Excerpts from a dataset
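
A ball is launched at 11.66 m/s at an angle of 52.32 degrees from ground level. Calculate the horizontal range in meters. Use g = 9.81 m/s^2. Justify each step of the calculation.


R = v^2 * sin(2*theta) / g
Convert angle to radians: theta = 52.32 deg = 0.9132 rad
sin(2*theta) = sin(1.8263) = 0.9675
R = 11.66^2 * 0.9675 / 9.81
R = 135.9556 * 0.9675 / 9.81 = 13.4089 m

13.4089 m


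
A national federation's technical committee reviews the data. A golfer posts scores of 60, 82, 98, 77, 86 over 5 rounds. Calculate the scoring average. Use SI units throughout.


Average = sum / n
Sum = 403
Average = 403 / 5 = 80.6

80.6


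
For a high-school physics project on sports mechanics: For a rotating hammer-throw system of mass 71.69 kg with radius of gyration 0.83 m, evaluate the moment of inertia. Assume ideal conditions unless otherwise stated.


I = m * k^2
I = 71.69 * 0.83^2
I = 71.69 * 0.6889 = 49.3872 kg*m^2

49.3872 kg*m^2


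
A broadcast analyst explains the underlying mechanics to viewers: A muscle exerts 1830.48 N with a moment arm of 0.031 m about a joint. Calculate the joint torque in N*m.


tau = F * d
tau = 1830.48 * 0.031
tau = 56.7449 N*m

56.7449 N*m


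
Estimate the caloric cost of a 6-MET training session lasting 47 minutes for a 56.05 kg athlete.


kcal = MET * mass * time_hr
Convert time: 47 min = 0.7833 hr
kcal = 6 * 56.05 * 0.7833
kcal = 263.435 kcal

263.435 kcal


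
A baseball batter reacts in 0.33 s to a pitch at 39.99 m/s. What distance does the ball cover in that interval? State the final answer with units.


d = v * t
d = 39.99 * 0.33
d = 13.1967 m

13.1967 m


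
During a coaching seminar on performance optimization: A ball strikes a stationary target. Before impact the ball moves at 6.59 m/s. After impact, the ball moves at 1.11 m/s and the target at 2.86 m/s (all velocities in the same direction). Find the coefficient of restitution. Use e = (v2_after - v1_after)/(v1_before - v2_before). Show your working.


e = (v2_after - v1_after) / (v1_before - v2_before)
Numerator = 2.86 - 1.11 = 1.75
Denominator = 6.59 - 0 = 6.59
e = 1.75 / 6.59 = 0.2656

0.2656


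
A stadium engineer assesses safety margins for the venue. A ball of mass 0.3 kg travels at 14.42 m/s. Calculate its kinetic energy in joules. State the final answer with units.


KE = 0.5 * m * v^2
KE = 0.5 * 0.3 * 14.42^2
KE = 0.5 * 0.3 * 207.9364 = 31.1905 J

31.1905 J


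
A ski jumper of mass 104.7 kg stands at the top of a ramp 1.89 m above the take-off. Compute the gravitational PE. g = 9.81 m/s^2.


PE = m * g * h
PE = 104.7 * 9.81 * 1.89
PE = 1027.107 * 1.89 = 1941.2322 J

1941.2322 J


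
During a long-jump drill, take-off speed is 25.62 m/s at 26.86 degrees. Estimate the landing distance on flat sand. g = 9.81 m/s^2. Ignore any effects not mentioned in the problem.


R = v^2 * sin(2*theta) / g
Convert angle to radians: theta = 26.86 deg = 0.4688 rad
sin(2*theta) = sin(0.9376) = 0.8061
R = 25.62^2 * 0.8061 / 9.81
R = 656.3844 * 0.8061 / 9.81 = 53.9383 m

53.9383 m


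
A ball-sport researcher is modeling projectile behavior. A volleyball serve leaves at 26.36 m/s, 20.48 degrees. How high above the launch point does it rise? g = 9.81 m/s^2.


H = (v*sin(theta))^2 / (2*g)
vy = v*sin(theta) = 26.36 * sin(20.48 deg) = 9.2228 m/s
H = vy^2 / (2*g) = 85.0609 / (2*9.81)
H = 85.0609 / 19.62 = 4.3354 m

4.3354 m


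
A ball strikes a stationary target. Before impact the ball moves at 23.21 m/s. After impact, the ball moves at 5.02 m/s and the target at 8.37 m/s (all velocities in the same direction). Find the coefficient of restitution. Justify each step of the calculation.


e = (v2_after - v1_after) / (v1_before - v2_before)
Numerator = 8.37 - 5.02 = 3.35
Denominator = 23.21 - 0 = 23.21
e = 3.35 / 23.21 = 0.1443

0.1443


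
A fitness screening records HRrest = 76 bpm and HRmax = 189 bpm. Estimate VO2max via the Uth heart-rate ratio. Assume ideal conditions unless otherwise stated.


VO2max = 15.3 * HRmax / HRrest
VO2max = 15.3 * 189 / 76
VO2max = 2891.7 / 76 = 38.0487 mL/kg/min

38.0487 mL/kg/min


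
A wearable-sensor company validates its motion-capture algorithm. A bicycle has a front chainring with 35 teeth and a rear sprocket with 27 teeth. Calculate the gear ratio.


GR = front_teeth / rear_teeth
GR = 35 / 27
GR = 1.2963

1.2963


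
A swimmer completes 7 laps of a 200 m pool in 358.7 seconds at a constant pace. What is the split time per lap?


Split time = total_time / n_laps = 358.7 / 7
Split time = 51.2429 s per lap

51.2429 s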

Prompt:
Give the records again, complete and exact.

Finished exercise:
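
A ball is launched at 11.66 m/s at an angle of 52.32 degrees from ground level. Calculate the horizontal range in meters. Use g = 9.81 m/s^2. Justify each step of the calculation.


R = v^2 * sin(2*theta) / g
Convert angle to radians: theta = 52.32 deg = 0.9132 rad
sin(2*theta) = sin(1.8263) = 0.9675
R = 11.66^2 * 0.9675 / 9.81
R = 135.9556 * 0.9675 / 9.81 = 13.4089 m

13.4089 m


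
A national federation's technical committee reviews the data. A golfer posts scores of 60, 82, 98, 77, 86 over 5 rounds. Calculate the scoring average. Use SI units throughout.


Average = sum / n
Sum = 403
Average = 403 / 5 = 80.6

80.6


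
For a high-school physics project on sports mechanics: For a rotating hammer-throw system of mass 71.69 kg with radius of gyration 0.83 m, evaluate the moment of inertia. Assume ideal conditions unless otherwise stated.


I = m * k^2
I = 71.69 * 0.83^2
I = 71.69 * 0.6889 = 49.3872 kg*m^2

49.3872 kg*m^2


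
A broadcast analyst explains the underlying mechanics to viewers: A muscle exerts 1830.48 N with a moment arm of 0.031 m about a joint. Calculate the joint torque in N*m.


tau = F * d
tau = 1830.48 * 0.031
tau = 56.7449 N*m

56.7449 N*m


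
Estimate the caloric cost of a 6-MET training session lasting 47 minutes for a 56.05 kg athlete.


kcal = MET * mass * time_hr
Convert time: 47 min = 0.7833 hr
kcal = 6 * 56.05 * 0.7833
kcal = 263.435 kcal

263.435 kcal


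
A baseball batter reacts in 0.33 s to a pitch at 39.99 m/s. What distance does the ball cover in that interval? State the final answer with units.


d = v * t
d = 39.99 * 0.33
d = 13.1967 m

13.1967 m


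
During a coaching seminar on performance optimization: A ball strikes a stationary target. Before impact the ball moves at 6.59 m/s. After impact, the ball moves at 1.11 m/s and the target at 2.86 m/s (all velocities in the same direction). Find the coefficient of restitution. Use e = (v2_after - v1_after)/(v1_before - v2_before). Show your working.


e = (v2_after - v1_after) / (v1_before - v2_before)
Numerator = 2.86 - 1.11 = 1.75
Denominator = 6.59 - 0 = 6.59
e = 1.75 / 6.59 = 0.2656

0.2656


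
A stadium engineer assesses safety margins for the venue. A ball of mass 0.3 kg travels at 14.42 m/s. Calculate its kinetic energy in joules. State the final answer with units.


KE = 0.5 * m * v^2
KE = 0.5 * 0.3 * 14.42^2
KE = 0.5 * 0.3 * 207.9364 = 31.1905 J

31.1905 J


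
A ski jumper of mass 104.7 kg stands at the top of a ramp 1.89 m above the take-off. Compute the gravitational PE. g = 9.81 m/s^2.


PE = m * g * h
PE = 104.7 * 9.81 * 1.89
PE = 1027.107 * 1.89 = 1941.2322 J

1941.2322 J


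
During a long-jump drill, take-off speed is 25.62 m/s at 26.86 degrees. Estimate the landing distance on flat sand. g = 9.81 m/s^2. Ignore any effects not mentioned in the problem.


R = v^2 * sin(2*theta) / g
Convert angle to radians: theta = 26.86 deg = 0.4688 rad
sin(2*theta) = sin(0.9376) = 0.8061
R = 25.62^2 * 0.8061 / 9.81
R = 656.3844 * 0.8061 / 9.81 = 53.9383 m

53.9383 m


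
A ball-sport researcher is modeling projectile behavior. A volleyball serve leaves at 26.36 m/s, 20.48 degrees. How high above the launch point does it rise? g = 9.81 m/s^2.


H = (v*sin(theta))^2 / (2*g)
vy = v*sin(theta) = 26.36 * sin(20.48 deg) = 9.2228 m/s
H = vy^2 / (2*g) = 85.0609 / (2*9.81)
H = 85.0609 / 19.62 = 4.3354 m

4.3354 m


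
A ball strikes a stationary target. Before impact the ball moves at 23.21 m/s. After impact, the ball moves at 5.02 m/s and the target at 8.37 m/s (all velocities in the same direction). Find the coefficient of restitution. Justify each step of the calculation.


e = (v2_after - v1_after) / (v1_before - v2_before)
Numerator = 8.37 - 5.02 = 3.35
Denominator = 23.21 - 0 = 23.21
e = 3.35 / 23.21 = 0.1443

0.1443


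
A fitness screening records HRrest = 76 bpm and HRmax = 189 bpm. Estimate VO2max via the Uth heart-rate ratio. Assume ideal conditions unless otherwise stated.


VO2max = 15.3 * HRmax / HRrest
VO2max = 15.3 * 189 / 76
VO2max = 2891.7 / 76 = 38.0487 mL/kg/min

38.0487 mL/kg/min


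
A wearable-sensor company validates its motion-capture algorithm. A bicycle has a front chainring with 35 teeth and a rear sprocket with 27 teeth. Calculate the gear ratio.


GR = front_teeth / rear_teeth
GR = 35 / 27
GR = 1.2963

1.2963


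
A swimmer completes 7 laps of a 200 m pool in 358.7 seconds at a constant pace. What is the split time per lap?


Split time = total_time / n_laps = 358.7 / 7
Split time = 51.2429 s per lap

51.2429 s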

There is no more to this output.